Top of Dataset entries

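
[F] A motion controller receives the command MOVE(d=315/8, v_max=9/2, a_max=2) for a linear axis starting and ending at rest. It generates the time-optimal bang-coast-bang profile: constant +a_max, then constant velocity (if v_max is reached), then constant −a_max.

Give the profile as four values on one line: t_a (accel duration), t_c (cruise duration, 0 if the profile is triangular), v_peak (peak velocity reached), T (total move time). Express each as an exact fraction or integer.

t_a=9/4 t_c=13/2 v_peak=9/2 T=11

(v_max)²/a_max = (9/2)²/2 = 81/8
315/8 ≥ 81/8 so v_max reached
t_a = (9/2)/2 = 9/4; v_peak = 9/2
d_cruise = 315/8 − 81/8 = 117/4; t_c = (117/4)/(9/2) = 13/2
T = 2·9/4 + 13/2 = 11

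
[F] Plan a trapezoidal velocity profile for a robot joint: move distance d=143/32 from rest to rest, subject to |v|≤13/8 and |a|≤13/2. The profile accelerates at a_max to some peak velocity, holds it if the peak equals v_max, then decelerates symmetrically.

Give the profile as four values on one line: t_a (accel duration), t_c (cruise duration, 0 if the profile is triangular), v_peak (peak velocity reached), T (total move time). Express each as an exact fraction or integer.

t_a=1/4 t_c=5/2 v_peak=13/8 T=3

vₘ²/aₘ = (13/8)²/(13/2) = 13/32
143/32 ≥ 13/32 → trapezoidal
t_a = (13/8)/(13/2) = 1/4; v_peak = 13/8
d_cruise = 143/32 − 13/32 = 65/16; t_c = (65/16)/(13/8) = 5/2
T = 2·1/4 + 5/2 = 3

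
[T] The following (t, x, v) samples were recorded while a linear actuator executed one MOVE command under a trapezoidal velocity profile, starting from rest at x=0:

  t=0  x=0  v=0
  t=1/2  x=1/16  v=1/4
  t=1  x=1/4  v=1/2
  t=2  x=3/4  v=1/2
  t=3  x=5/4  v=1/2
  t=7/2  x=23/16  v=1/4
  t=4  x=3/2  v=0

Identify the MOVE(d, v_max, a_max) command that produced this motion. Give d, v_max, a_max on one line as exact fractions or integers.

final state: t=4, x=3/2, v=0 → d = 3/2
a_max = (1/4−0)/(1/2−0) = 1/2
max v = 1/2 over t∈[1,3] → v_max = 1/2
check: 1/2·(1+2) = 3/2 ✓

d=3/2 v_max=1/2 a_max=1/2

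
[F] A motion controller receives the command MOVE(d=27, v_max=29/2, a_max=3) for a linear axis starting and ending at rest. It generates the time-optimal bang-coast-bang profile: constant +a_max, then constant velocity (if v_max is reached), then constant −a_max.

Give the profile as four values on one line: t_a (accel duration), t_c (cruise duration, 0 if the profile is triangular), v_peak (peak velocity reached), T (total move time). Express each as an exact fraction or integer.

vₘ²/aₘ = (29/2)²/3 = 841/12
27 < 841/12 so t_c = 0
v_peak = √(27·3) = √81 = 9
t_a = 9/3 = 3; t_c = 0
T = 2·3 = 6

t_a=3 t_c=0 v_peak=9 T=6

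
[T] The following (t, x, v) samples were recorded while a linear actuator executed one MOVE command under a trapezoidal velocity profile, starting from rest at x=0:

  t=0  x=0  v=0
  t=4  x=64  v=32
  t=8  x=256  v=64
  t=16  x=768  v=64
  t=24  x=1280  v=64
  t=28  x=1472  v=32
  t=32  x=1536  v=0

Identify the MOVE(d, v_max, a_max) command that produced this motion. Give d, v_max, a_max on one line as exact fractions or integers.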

Bottom of Dataset entries

Directions for this task: This exercise calls for repeating every line of the data exactly.

Answer to the problem:
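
[F] A motion controller receives the command MOVE(d=315/8, v_max=9/2, a_max=2) for a linear axis starting and ending at rest. It generates the time-optimal bang-coast-bang profile: constant +a_max, then constant velocity (if v_max is reached), then constant −a_max.

Give the profile as four values on one line: t_a (accel duration), t_c (cruise duration, 0 if the profile is triangular), v_peak (peak velocity reached), T (total move time). Express each as an exact fraction or integer.

t_a=9/4 t_c=13/2 v_peak=9/2 T=11

(v_max)²/a_max = (9/2)²/2 = 81/8
315/8 ≥ 81/8 so v_max reached
t_a = (9/2)/2 = 9/4; v_peak = 9/2
d_cruise = 315/8 − 81/8 = 117/4; t_c = (117/4)/(9/2) = 13/2
T = 2·9/4 + 13/2 = 11

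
[F] Plan a trapezoidal velocity profile for a robot joint: move distance d=143/32 from rest to rest, subject to |v|≤13/8 and |a|≤13/2. The profile accelerates at a_max to some peak velocity, holds it if the peak equals v_max, then decelerates symmetrically.

Give the profile as four values on one line: t_a (accel duration), t_c (cruise duration, 0 if the profile is triangular), v_peak (peak velocity reached), T (total move time). Express each as an exact fraction or integer.

t_a=1/4 t_c=5/2 v_peak=13/8 T=3

vₘ²/aₘ = (13/8)²/(13/2) = 13/32
143/32 ≥ 13/32 → trapezoidal
t_a = (13/8)/(13/2) = 1/4; v_peak = 13/8
d_cruise = 143/32 − 13/32 = 65/16; t_c = (65/16)/(13/8) = 5/2
T = 2·1/4 + 5/2 = 3

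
[T] The following (t, x, v) samples were recorded while a linear actuator executed one MOVE command under a trapezoidal velocity profile, starting from rest at x=0:

  t=0  x=0  v=0
  t=1/2  x=1/16  v=1/4
  t=1  x=1/4  v=1/2
  t=2  x=3/4  v=1/2
  t=3  x=5/4  v=1/2
  t=7/2  x=23/16  v=1/4
  t=4  x=3/2  v=0

Identify the MOVE(d, v_max, a_max) command that produced this motion. Give d, v_max, a_max on one line as exact fractions or integers.

final state: t=4, x=3/2, v=0 → d = 3/2
a_max = (1/4−0)/(1/2−0) = 1/2
max v = 1/2 over t∈[1,3] → v_max = 1/2
check: 1/2·(1+2) = 3/2 ✓

d=3/2 v_max=1/2 a_max=1/2

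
[F] A motion controller receives the command MOVE(d=27, v_max=29/2, a_max=3) for a linear axis starting and ending at rest. It generates the time-optimal bang-coast-bang profile: constant +a_max, then constant velocity (if v_max is reached), then constant −a_max.

Give the profile as four values on one line: t_a (accel duration), t_c (cruise duration, 0 if the profile is triangular), v_peak (peak velocity reached), T (total move time). Express each as an exact fraction or integer.

vₘ²/aₘ = (29/2)²/3 = 841/12
27 < 841/12 so t_c = 0
v_peak = √(27·3) = √81 = 9
t_a = 9/3 = 3; t_c = 0
T = 2·3 = 6

t_a=3 t_c=0 v_peak=9 T=6

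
[T] The following (t, x, v) samples were recorded while a linear actuator executed one MOVE command under a trapezoidal velocity profile, starting from rest at x=0:

  t=0  x=0  v=0
  t=4  x=64  v=32
  t=8  x=256  v=64
  t=16  x=768  v=64
  t=24  x=1280  v=64
  t=28  x=1472  v=32
  t=32  x=1536  v=0

Identify the MOVE(d, v_max, a_max) command that produced this motion. Give d, v_max, a_max on one line as exact fractions or integers.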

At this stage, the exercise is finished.